• _Data for the task_

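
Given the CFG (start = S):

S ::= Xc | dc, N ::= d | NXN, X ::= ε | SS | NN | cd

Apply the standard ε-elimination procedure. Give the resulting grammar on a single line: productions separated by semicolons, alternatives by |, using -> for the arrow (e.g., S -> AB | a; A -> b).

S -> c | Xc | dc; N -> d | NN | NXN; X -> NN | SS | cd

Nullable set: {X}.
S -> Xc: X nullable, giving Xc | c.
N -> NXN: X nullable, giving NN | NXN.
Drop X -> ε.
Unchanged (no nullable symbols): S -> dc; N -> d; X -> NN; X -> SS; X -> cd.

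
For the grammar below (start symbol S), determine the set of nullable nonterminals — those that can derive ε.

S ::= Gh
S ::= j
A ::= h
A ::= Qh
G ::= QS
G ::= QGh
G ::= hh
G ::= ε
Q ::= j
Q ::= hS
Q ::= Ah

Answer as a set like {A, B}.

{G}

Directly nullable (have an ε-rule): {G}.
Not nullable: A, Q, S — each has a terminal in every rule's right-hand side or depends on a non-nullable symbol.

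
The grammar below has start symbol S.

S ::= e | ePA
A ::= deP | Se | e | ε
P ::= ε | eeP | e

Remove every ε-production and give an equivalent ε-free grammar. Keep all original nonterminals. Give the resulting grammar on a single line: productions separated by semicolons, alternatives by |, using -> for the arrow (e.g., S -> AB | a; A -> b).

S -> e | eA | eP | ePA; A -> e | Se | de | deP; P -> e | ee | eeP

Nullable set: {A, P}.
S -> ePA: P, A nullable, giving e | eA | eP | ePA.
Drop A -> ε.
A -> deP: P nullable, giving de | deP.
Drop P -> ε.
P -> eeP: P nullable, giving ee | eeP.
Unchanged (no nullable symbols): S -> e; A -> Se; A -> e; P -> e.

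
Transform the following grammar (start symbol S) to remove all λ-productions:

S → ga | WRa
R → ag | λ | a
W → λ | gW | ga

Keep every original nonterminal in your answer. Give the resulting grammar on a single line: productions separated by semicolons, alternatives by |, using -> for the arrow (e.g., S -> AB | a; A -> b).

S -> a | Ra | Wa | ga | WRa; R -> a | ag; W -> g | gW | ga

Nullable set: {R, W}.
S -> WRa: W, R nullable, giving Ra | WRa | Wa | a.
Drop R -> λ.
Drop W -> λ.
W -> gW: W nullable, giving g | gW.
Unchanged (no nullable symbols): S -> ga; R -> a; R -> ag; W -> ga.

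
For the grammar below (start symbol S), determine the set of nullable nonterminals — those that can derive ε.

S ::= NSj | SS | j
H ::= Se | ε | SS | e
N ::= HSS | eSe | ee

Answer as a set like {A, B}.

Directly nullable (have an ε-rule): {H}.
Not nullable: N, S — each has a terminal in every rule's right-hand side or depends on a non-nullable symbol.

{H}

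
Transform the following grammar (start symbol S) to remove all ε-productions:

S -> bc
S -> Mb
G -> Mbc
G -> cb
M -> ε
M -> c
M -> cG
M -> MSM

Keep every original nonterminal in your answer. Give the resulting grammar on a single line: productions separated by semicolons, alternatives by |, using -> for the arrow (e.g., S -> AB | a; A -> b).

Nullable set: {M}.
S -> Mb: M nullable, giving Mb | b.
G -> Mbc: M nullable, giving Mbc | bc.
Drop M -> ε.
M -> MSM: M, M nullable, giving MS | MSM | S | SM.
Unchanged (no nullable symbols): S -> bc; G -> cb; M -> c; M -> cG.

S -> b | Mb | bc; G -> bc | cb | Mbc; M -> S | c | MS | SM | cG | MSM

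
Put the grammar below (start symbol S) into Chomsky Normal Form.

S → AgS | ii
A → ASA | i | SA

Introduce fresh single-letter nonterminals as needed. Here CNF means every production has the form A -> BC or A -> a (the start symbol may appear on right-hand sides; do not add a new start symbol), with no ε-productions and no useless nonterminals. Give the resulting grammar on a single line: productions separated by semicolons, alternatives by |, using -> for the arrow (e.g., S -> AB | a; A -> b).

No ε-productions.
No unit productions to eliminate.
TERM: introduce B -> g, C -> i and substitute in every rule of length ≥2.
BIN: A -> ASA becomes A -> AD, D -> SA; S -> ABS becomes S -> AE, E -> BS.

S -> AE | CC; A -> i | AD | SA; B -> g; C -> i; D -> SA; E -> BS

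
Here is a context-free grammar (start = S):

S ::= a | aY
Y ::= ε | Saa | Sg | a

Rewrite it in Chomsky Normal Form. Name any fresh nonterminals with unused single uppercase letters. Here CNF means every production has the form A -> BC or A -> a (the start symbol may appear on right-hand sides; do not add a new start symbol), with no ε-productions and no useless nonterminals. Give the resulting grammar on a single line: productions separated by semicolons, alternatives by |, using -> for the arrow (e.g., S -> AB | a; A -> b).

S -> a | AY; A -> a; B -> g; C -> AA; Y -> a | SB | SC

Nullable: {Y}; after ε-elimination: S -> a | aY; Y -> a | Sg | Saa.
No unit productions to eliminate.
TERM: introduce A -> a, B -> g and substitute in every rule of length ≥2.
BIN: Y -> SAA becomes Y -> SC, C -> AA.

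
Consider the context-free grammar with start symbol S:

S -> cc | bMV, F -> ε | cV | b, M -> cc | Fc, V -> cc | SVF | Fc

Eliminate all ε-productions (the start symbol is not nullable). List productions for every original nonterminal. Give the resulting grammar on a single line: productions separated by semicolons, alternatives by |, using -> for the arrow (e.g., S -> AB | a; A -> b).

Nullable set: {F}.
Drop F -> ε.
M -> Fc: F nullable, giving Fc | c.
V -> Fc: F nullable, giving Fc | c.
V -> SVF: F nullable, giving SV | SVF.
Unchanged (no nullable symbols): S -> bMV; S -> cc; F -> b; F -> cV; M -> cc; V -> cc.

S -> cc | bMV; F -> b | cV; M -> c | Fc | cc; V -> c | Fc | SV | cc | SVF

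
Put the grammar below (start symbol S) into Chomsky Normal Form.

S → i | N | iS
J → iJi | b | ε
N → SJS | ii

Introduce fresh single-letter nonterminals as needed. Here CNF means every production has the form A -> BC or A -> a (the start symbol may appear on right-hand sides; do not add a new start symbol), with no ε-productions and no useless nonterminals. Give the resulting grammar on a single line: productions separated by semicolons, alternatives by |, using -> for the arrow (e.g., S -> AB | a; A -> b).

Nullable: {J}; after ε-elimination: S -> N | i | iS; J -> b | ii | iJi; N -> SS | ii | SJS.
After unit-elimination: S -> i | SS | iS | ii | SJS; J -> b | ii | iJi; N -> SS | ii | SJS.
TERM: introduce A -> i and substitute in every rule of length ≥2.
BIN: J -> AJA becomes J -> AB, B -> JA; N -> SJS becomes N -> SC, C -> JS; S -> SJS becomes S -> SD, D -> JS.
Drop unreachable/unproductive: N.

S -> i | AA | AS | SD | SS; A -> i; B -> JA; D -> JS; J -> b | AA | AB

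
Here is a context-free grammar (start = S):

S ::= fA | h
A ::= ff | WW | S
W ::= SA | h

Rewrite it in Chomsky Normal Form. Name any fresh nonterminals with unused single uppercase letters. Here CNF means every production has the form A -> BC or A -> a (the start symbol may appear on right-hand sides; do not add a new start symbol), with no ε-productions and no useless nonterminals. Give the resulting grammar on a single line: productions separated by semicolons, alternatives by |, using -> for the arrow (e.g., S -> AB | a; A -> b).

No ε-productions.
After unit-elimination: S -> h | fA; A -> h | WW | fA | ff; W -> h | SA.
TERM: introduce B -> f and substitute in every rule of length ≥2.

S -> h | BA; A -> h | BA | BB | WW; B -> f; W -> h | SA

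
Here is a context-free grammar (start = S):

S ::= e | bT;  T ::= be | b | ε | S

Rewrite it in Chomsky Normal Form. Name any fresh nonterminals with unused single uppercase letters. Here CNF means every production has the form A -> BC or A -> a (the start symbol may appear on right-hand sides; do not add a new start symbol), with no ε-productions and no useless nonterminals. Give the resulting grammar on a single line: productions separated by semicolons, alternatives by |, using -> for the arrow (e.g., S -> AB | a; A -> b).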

• _Task_
Reproduce each line from the listing above that includes the word "following".

• _Written response_
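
Transform the following grammar (start symbol S) to remove all λ-productions:
Transform the following grammar (start symbol S) to remove all ε-productions: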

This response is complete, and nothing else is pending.